WHAT IS REQUIRED =
Using the data below, repeat all of it precisely.

:: SOURCE INFORMATION

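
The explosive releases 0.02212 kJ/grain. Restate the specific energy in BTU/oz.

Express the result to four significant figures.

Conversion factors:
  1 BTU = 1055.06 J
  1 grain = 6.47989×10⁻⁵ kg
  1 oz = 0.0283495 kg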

::::

PROBLEM SOLUTION =
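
The explosive releases 0.02212 kJ/grain. Restate the specific energy in BTU/oz.

Express the result to four significant figures.

Conversion factors:
  1 BTU = 1055.06 J
  1 grain = 6.47989×10⁻⁵ kg
  1 oz = 0.0283495 kg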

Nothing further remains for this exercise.